### WORK TO COMPLETE
The required output is every record, written out exactly.

····················

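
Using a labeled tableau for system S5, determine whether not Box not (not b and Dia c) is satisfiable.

1. not Box not (not b and Dia c), w0
2. not b and Dia c, w1
3. not b, w1
4. Dia c, w1
5. c, w2
Accessibility: w0Rw0, w0Rw1, w0Rw2, w1Rw0, w1Rw1, w1Rw2, w2Rw0, w2Rw1, w2Rw2

Satisfiable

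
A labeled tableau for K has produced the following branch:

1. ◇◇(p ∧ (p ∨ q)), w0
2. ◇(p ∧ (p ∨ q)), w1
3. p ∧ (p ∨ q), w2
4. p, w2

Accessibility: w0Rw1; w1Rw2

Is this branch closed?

Open

No world carries both an atom and its negation.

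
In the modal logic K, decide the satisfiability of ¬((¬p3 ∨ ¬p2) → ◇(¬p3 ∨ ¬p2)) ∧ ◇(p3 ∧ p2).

Satisfiable

1. ¬((¬p3 ∨ ¬p2) → ◇(¬p3 ∨ ¬p2)) ∧ ◇(p3 ∧ p2), w0
2. ¬((¬p3 ∨ ¬p2) → ◇(¬p3 ∨ ¬p2)), w0
3. ◇(p3 ∧ p2), w0
4. ¬p3 ∨ ¬p2, w0
5. ¬◇(¬p3 ∨ ¬p2), w0
6. ¬p2, w0
7. p3 ∧ p2, w1
8. p3, w1
9. p2, w1
10. ¬(¬p3 ∨ ¬p2), w1
Accessibility: w0Rw1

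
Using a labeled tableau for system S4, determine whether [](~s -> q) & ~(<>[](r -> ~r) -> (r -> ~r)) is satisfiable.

Satisfiable

1. [](~s -> q) & ~(<>[](r -> ~r) -> (r -> ~r)), 0
2. [](~s -> q), 0
3. ~(<>[](r -> ~r) -> (r -> ~r)), 0
4. <>[](r -> ~r), 0
5. ~(r -> ~r), 0
6. r, 0
7. ~s -> q, 0
8. q, 0
9. [](r -> ~r), 1
10. ~s -> q, 1
11. r -> ~r, 1
12. q, 1
13. ~r, 1
Accessibility: 0R0, 0R1, 1R1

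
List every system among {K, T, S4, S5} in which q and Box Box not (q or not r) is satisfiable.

K

K-tableau for the formula:
1. q and Box Box not (q or not r), u
2. q, u
3. Box Box not (q or not r), u
Complete open branch: satisfiable in K.
T-tableau for the formula:
1. q and Box Box not (q or not r), u
2. q, u
3. Box Box not (q or not r), u
4. Box not (q or not r), u
5. not (q or not r), u
6. not q, u
7. r, u
Accessibility: uRu
Branch closes: q and not q both at u.
Every branch closes (one shown): unsatisfiable in T, hence also in S4, S5 (every S4/S5-frame is a T-frame).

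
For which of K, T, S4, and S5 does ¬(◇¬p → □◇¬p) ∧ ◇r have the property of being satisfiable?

K, T, S4

S5-tableau for the formula:
1. ¬(◇¬p → □◇¬p) ∧ ◇r, w0
2. ¬(◇¬p → □◇¬p), w0   [∧-rule on 1]
3. ◇r, w0   [∧-rule on 1]
4. ◇¬p, w0   [¬→-rule on 2]
5. ¬□◇¬p, w0   [¬→-rule on 2]
6. r, w1   [◇-rule on 3: fresh world w1, w0Rw1]
7. ¬p, w2   [◇-rule on 4: fresh world w2, w0Rw2]
8. ¬◇¬p, w3   [¬□-rule on 5: fresh world w3, w0Rw3]
9. p, w0   [¬◇-rule on 8 via w3Rw0]
10. p, w1   [¬◇-rule on 8 via w3Rw1]
11. p, w2   [¬◇-rule on 8 via w3Rw2]
Accessibility: w0Rw0, w0Rw1, w0Rw2, w0Rw3, w1Rw0, w1Rw1, w1Rw2, w1Rw3, w2Rw0, w2Rw1, w2Rw2, w2Rw3, w3Rw0, w3Rw1, w3Rw2, w3Rw3
Branch closes: p and ¬p both at w2.
Every branch closes (one shown): unsatisfiable in S5.
S4-tableau for the formula:
1. ¬(◇¬p → □◇¬p) ∧ ◇r, w0
2. ¬(◇¬p → □◇¬p), w0   [∧-rule on 1]
3. ◇r, w0   [∧-rule on 1]
4. ◇¬p, w0   [¬→-rule on 2]
5. ¬□◇¬p, w0   [¬→-rule on 2]
6. r, w1   [◇-rule on 3: fresh world w1, w0Rw1]
7. ¬p, w2   [◇-rule on 4: fresh world w2, w0Rw2]
8. ¬◇¬p, w3   [¬□-rule on 5: fresh world w3, w0Rw3]
9. p, w3   [¬◇-rule on 8 via w3Rw3]
Accessibility: w0Rw0, w0Rw1, w0Rw2, w0Rw3, w1Rw1, w2Rw2, w3Rw3
Complete open branch: satisfiable in S4, hence also in K, T (this S4-model is also a K-model and a T-model).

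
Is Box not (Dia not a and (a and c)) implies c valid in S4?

Invalid (countermodel exists)

Tableau for the negation not (Box not (Dia not a and (a and c)) implies c):
1. not (Box not (Dia not a and (a and c)) implies c), w0
2. Box not (Dia not a and (a and c)), w0   [neg-implies-rule on 1]
3. not c, w0   [neg-implies-rule on 1]
4. not (Dia not a and (a and c)), w0   [Box-rule on 2 via w0Rw0]
5. not (a and c), w0   [neg-and-rule on 4 (branches; this branch)]
Accessibility: w0Rw0
The negation has an open branch (countermodel exists).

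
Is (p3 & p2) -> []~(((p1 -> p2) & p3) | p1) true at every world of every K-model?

Tableau for the negation ~((p3 & p2) -> []~(((p1 -> p2) & p3) | p1)):
1. ~((p3 & p2) -> []~(((p1 -> p2) & p3) | p1)), 0
2. p3 & p2, 0
3. ~[]~(((p1 -> p2) & p3) | p1), 0
4. p3, 0
5. p2, 0
6. ((p1 -> p2) & p3) | p1, 1
7. p1, 1
Accessibility: 0R1
The negation has an open branch (countermodel exists).

No, not valid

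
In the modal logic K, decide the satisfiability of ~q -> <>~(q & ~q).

1. ~q -> <>~(q & ~q), u
2. <>~(q & ~q), u
3. ~(q & ~q), v
4. q, v
Accessibility: uRv

Yes, satisfiable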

····················

### ANSWER TO THIS TASK
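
Using a labeled tableau for system S5, determine whether not Box not (not b and Dia c) is satisfiable.

1. not Box not (not b and Dia c), w0
2. not b and Dia c, w1
3. not b, w1
4. Dia c, w1
5. c, w2
Accessibility: w0Rw0, w0Rw1, w0Rw2, w1Rw0, w1Rw1, w1Rw2, w2Rw0, w2Rw1, w2Rw2

Satisfiable

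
A labeled tableau for K has produced the following branch:

1. ◇◇(p ∧ (p ∨ q)), w0
2. ◇(p ∧ (p ∨ q)), w1
3. p ∧ (p ∨ q), w2
4. p, w2

Accessibility: w0Rw1; w1Rw2

Is this branch closed?

Open

No world carries both an atom and its negation.

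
In the modal logic K, decide the satisfiability of ¬((¬p3 ∨ ¬p2) → ◇(¬p3 ∨ ¬p2)) ∧ ◇(p3 ∧ p2).

Satisfiable

1. ¬((¬p3 ∨ ¬p2) → ◇(¬p3 ∨ ¬p2)) ∧ ◇(p3 ∧ p2), w0
2. ¬((¬p3 ∨ ¬p2) → ◇(¬p3 ∨ ¬p2)), w0
3. ◇(p3 ∧ p2), w0
4. ¬p3 ∨ ¬p2, w0
5. ¬◇(¬p3 ∨ ¬p2), w0
6. ¬p2, w0
7. p3 ∧ p2, w1
8. p3, w1
9. p2, w1
10. ¬(¬p3 ∨ ¬p2), w1
Accessibility: w0Rw1

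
Using a labeled tableau for system S4, determine whether [](~s -> q) & ~(<>[](r -> ~r) -> (r -> ~r)) is satisfiable.

Satisfiable

1. [](~s -> q) & ~(<>[](r -> ~r) -> (r -> ~r)), 0
2. [](~s -> q), 0
3. ~(<>[](r -> ~r) -> (r -> ~r)), 0
4. <>[](r -> ~r), 0
5. ~(r -> ~r), 0
6. r, 0
7. ~s -> q, 0
8. q, 0
9. [](r -> ~r), 1
10. ~s -> q, 1
11. r -> ~r, 1
12. q, 1
13. ~r, 1
Accessibility: 0R0, 0R1, 1R1

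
List every system among {K, T, S4, S5} in which q and Box Box not (q or not r) is satisfiable.

K

K-tableau for the formula:
1. q and Box Box not (q or not r), u
2. q, u
3. Box Box not (q or not r), u
Complete open branch: satisfiable in K.
T-tableau for the formula:
1. q and Box Box not (q or not r), u
2. q, u
3. Box Box not (q or not r), u
4. Box not (q or not r), u
5. not (q or not r), u
6. not q, u
7. r, u
Accessibility: uRu
Branch closes: q and not q both at u.
Every branch closes (one shown): unsatisfiable in T, hence also in S4, S5 (every S4/S5-frame is a T-frame).

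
For which of K, T, S4, and S5 does ¬(◇¬p → □◇¬p) ∧ ◇r have the property of being satisfiable?

K, T, S4

S5-tableau for the formula:
1. ¬(◇¬p → □◇¬p) ∧ ◇r, w0
2. ¬(◇¬p → □◇¬p), w0   [∧-rule on 1]
3. ◇r, w0   [∧-rule on 1]
4. ◇¬p, w0   [¬→-rule on 2]
5. ¬□◇¬p, w0   [¬→-rule on 2]
6. r, w1   [◇-rule on 3: fresh world w1, w0Rw1]
7. ¬p, w2   [◇-rule on 4: fresh world w2, w0Rw2]
8. ¬◇¬p, w3   [¬□-rule on 5: fresh world w3, w0Rw3]
9. p, w0   [¬◇-rule on 8 via w3Rw0]
10. p, w1   [¬◇-rule on 8 via w3Rw1]
11. p, w2   [¬◇-rule on 8 via w3Rw2]
Accessibility: w0Rw0, w0Rw1, w0Rw2, w0Rw3, w1Rw0, w1Rw1, w1Rw2, w1Rw3, w2Rw0, w2Rw1, w2Rw2, w2Rw3, w3Rw0, w3Rw1, w3Rw2, w3Rw3
Branch closes: p and ¬p both at w2.
Every branch closes (one shown): unsatisfiable in S5.
S4-tableau for the formula:
1. ¬(◇¬p → □◇¬p) ∧ ◇r, w0
2. ¬(◇¬p → □◇¬p), w0   [∧-rule on 1]
3. ◇r, w0   [∧-rule on 1]
4. ◇¬p, w0   [¬→-rule on 2]
5. ¬□◇¬p, w0   [¬→-rule on 2]
6. r, w1   [◇-rule on 3: fresh world w1, w0Rw1]
7. ¬p, w2   [◇-rule on 4: fresh world w2, w0Rw2]
8. ¬◇¬p, w3   [¬□-rule on 5: fresh world w3, w0Rw3]
9. p, w3   [¬◇-rule on 8 via w3Rw3]
Accessibility: w0Rw0, w0Rw1, w0Rw2, w0Rw3, w1Rw1, w2Rw2, w3Rw3
Complete open branch: satisfiable in S4, hence also in K, T (this S4-model is also a K-model and a T-model).

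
Is Box not (Dia not a and (a and c)) implies c valid in S4?

Invalid (countermodel exists)

Tableau for the negation not (Box not (Dia not a and (a and c)) implies c):
1. not (Box not (Dia not a and (a and c)) implies c), w0
2. Box not (Dia not a and (a and c)), w0   [neg-implies-rule on 1]
3. not c, w0   [neg-implies-rule on 1]
4. not (Dia not a and (a and c)), w0   [Box-rule on 2 via w0Rw0]
5. not (a and c), w0   [neg-and-rule on 4 (branches; this branch)]
Accessibility: w0Rw0
The negation has an open branch (countermodel exists).

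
Is (p3 & p2) -> []~(((p1 -> p2) & p3) | p1) true at every world of every K-model?

Tableau for the negation ~((p3 & p2) -> []~(((p1 -> p2) & p3) | p1)):
1. ~((p3 & p2) -> []~(((p1 -> p2) & p3) | p1)), 0
2. p3 & p2, 0
3. ~[]~(((p1 -> p2) & p3) | p1), 0
4. p3, 0
5. p2, 0
6. ((p1 -> p2) & p3) | p1, 1
7. p1, 1
Accessibility: 0R1
The negation has an open branch (countermodel exists).

No, not valid

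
In the modal logic K, decide the satisfiability of ~q -> <>~(q & ~q).

1. ~q -> <>~(q & ~q), u
2. <>~(q & ~q), u
3. ~(q & ~q), v
4. q, v
Accessibility: uRv

Yes, satisfiable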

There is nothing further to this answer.